* [Directions for this task]: An exact reproduction of the lines from the one with "q6 --c--> q3" to the end of the data below is required. No other lines may be included.

++++

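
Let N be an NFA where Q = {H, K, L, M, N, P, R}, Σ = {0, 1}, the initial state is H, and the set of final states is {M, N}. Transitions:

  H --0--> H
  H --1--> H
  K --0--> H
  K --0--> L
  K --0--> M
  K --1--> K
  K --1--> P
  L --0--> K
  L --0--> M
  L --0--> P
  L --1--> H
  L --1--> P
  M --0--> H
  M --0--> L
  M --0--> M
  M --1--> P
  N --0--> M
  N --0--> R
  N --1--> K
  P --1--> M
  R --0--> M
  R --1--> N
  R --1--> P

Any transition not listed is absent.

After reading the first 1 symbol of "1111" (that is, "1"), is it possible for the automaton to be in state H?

Start in {H}.
Read '1': {H} → {H}.
State H is in {H}.

Yes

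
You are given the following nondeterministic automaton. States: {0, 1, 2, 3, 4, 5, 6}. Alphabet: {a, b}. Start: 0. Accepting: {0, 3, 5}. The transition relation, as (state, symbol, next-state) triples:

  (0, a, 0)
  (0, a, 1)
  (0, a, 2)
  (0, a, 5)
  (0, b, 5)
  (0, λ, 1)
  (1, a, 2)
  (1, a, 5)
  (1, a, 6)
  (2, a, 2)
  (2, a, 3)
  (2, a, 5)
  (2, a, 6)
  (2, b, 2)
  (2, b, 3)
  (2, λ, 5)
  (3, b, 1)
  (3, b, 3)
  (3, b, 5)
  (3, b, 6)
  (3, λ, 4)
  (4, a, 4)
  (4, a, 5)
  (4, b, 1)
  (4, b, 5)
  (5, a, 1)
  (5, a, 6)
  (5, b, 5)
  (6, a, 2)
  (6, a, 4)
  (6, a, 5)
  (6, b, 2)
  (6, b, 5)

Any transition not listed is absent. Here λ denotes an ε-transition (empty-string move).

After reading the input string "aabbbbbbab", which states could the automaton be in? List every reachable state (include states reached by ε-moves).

Start: ε-closure({0}) = {0, 1}.
Read 'a': {0, 1} → {0, 1, 2, 5, 6}.
Read 'a': {0, 1, 2, 5, 6} → {0, 1, 2, 3, 4, 5, 6}.
Read 'b': {0, 1, 2, 3, 4, 5, 6} → {1, 2, 3, 4, 5, 6}.
Read 'b': {1, 2, 3, 4, 5, 6} → {1, 2, 3, 4, 5, 6}.
Read 'b': {1, 2, 3, 4, 5, 6} → {1, 2, 3, 4, 5, 6}.
Read 'b': {1, 2, 3, 4, 5, 6} → {1, 2, 3, 4, 5, 6}.
Read 'b': {1, 2, 3, 4, 5, 6} → {1, 2, 3, 4, 5, 6}.
Read 'b': {1, 2, 3, 4, 5, 6} → {1, 2, 3, 4, 5, 6}.
Read 'a': {1, 2, 3, 4, 5, 6} → {1, 2, 3, 4, 5, 6}.
Read 'b': {1, 2, 3, 4, 5, 6} → {1, 2, 3, 4, 5, 6}.

{1, 2, 3, 4, 5, 6}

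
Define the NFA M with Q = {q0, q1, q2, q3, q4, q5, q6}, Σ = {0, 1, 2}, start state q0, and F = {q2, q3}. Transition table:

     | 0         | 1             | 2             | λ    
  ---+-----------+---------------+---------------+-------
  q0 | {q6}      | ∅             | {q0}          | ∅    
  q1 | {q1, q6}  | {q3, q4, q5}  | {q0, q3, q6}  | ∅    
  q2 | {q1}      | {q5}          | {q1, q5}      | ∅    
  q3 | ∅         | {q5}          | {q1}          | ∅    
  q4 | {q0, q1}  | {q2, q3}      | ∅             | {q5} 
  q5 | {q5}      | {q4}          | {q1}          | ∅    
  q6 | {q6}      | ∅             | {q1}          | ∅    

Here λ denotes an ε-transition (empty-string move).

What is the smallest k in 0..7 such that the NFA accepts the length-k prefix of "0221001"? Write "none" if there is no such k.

Start in {q0}.
Read '0': q0→{q6}; now {q6}.
Read '2': q6→{q1}; now {q1}.
Read '2': q1→{q0, q3, q6}; now {q0, q3, q6}.
None of the earlier sets intersect F, but {q0, q3, q6} does.

3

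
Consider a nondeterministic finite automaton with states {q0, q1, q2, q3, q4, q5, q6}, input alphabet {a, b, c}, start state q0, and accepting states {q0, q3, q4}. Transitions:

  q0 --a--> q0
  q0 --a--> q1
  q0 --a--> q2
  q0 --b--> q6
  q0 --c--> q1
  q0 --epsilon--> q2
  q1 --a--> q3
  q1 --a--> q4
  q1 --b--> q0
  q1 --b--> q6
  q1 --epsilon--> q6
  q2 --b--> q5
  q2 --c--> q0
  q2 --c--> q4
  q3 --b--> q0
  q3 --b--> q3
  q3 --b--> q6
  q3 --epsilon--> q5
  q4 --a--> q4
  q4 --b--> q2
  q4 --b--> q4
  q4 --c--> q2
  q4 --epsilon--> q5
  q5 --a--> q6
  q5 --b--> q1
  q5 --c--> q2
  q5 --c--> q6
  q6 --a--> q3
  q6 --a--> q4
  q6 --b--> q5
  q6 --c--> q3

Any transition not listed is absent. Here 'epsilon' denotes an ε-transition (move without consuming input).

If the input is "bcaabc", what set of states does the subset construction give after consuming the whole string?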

++++

* [Expected output]:
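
  q6 --c--> q3

Any transition not listed is absent. Here 'epsilon' denotes an ε-transition (move without consuming input).

If the input is "bcaabc", what set of states does the subset construction give after consuming the whole string?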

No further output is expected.